-------- SOURCE MATERIAL --------
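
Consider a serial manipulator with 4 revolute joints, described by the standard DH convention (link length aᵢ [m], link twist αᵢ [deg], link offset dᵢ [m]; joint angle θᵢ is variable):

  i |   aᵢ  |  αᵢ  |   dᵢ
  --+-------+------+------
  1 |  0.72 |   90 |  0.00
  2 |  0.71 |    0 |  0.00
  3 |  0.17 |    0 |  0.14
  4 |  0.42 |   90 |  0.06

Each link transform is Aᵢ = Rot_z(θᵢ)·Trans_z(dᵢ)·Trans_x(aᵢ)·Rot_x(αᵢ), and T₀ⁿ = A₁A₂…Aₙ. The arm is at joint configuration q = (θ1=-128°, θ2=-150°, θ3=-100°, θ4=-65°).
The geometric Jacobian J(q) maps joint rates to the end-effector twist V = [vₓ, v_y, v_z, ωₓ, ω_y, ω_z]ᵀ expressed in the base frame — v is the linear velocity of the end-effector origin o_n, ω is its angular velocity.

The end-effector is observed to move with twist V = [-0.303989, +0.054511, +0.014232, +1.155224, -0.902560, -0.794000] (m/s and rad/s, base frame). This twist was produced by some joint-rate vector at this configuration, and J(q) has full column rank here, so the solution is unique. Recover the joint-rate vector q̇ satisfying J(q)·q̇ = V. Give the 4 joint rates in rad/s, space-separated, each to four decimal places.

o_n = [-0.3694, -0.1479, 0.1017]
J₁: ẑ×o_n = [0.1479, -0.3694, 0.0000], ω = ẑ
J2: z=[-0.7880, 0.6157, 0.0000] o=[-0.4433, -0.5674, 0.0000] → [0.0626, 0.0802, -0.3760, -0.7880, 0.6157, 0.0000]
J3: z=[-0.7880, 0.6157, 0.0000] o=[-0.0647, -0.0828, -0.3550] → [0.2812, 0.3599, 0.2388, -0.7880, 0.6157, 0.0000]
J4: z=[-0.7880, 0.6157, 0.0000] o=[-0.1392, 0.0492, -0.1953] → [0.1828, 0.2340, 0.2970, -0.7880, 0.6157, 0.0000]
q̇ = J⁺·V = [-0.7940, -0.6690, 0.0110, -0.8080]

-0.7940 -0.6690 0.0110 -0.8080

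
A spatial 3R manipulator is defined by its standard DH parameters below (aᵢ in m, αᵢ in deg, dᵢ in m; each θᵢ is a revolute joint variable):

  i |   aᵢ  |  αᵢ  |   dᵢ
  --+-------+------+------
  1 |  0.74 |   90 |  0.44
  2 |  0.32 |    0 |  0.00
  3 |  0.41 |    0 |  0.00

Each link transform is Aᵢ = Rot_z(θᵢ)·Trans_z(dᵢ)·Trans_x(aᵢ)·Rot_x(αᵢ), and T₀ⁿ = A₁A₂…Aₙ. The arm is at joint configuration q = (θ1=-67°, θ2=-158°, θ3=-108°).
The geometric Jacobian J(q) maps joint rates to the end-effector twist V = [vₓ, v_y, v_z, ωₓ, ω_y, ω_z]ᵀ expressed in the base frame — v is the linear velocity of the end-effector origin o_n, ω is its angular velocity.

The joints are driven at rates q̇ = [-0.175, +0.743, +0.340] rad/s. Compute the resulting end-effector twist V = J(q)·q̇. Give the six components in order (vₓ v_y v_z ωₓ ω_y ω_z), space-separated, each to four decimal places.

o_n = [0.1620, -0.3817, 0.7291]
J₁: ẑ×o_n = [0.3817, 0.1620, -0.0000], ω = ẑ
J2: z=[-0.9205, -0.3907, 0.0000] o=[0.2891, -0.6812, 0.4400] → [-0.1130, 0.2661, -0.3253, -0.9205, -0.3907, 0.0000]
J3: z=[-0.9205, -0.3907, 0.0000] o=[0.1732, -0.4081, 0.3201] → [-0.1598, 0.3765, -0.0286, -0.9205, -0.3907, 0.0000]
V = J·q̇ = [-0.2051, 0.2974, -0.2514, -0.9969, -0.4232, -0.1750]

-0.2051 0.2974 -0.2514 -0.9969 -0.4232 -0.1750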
--------
-------- SOURCE MATERIAL --------
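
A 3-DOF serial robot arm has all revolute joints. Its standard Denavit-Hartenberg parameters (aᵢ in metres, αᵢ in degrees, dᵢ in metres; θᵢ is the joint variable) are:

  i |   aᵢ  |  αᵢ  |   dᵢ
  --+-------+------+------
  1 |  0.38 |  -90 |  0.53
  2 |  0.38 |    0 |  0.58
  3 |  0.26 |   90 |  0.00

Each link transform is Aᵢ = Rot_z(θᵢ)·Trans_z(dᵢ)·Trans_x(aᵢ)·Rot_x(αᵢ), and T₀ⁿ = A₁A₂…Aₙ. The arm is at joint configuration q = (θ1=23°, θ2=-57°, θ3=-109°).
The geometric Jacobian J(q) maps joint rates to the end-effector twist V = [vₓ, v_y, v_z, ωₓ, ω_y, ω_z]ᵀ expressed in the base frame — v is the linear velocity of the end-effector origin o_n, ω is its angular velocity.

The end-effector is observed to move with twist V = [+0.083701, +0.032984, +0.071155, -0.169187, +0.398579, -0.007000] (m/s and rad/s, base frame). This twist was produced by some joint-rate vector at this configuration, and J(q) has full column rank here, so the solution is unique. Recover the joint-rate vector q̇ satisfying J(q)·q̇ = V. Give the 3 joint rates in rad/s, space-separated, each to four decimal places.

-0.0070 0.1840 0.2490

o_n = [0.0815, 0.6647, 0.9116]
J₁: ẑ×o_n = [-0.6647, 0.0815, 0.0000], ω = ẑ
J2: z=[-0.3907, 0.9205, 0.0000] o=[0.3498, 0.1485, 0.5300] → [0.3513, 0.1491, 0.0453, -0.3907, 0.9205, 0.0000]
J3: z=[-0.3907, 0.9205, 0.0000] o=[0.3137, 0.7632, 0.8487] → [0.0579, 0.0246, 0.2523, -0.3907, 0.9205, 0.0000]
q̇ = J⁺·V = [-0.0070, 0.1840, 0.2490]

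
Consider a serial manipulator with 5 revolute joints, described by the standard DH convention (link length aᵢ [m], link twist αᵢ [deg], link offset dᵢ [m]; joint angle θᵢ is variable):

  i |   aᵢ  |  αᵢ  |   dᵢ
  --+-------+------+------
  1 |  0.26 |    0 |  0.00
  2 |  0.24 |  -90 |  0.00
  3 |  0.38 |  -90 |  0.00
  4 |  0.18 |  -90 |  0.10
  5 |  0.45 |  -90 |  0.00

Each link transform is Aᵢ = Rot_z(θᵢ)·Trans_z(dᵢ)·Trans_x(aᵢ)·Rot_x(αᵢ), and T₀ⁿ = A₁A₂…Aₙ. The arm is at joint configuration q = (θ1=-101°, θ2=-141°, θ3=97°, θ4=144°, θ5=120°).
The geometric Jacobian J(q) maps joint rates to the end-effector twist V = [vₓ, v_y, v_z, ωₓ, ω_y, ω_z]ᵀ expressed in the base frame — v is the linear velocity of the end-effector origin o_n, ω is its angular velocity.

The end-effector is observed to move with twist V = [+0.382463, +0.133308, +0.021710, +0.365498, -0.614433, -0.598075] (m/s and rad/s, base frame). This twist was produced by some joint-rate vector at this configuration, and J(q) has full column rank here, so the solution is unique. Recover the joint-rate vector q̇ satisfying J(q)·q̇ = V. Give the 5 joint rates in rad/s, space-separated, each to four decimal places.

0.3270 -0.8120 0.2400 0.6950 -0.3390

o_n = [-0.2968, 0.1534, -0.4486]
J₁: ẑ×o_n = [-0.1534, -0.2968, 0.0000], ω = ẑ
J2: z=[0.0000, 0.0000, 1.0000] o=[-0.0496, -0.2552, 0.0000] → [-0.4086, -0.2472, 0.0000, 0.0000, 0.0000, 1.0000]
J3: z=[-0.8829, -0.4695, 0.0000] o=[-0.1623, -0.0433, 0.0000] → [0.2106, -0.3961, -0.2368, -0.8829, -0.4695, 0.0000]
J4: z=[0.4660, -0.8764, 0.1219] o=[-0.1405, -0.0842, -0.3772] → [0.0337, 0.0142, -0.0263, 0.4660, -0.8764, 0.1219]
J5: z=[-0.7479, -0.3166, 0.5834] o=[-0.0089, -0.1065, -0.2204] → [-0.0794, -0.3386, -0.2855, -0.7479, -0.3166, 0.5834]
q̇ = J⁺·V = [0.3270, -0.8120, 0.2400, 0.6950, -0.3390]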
--------
Pick out every line above that holds the word "convention" and copy it.

# ANSWER SECTION:
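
Consider a serial manipulator with 4 revolute joints, described by the standard DH convention (link length aᵢ [m], link twist αᵢ [deg], link offset dᵢ [m]; joint angle θᵢ is variable):
Consider a serial manipulator with 5 revolute joints, described by the standard DH convention (link length aᵢ [m], link twist αᵢ [deg], link offset dᵢ [m]; joint angle θᵢ is variable):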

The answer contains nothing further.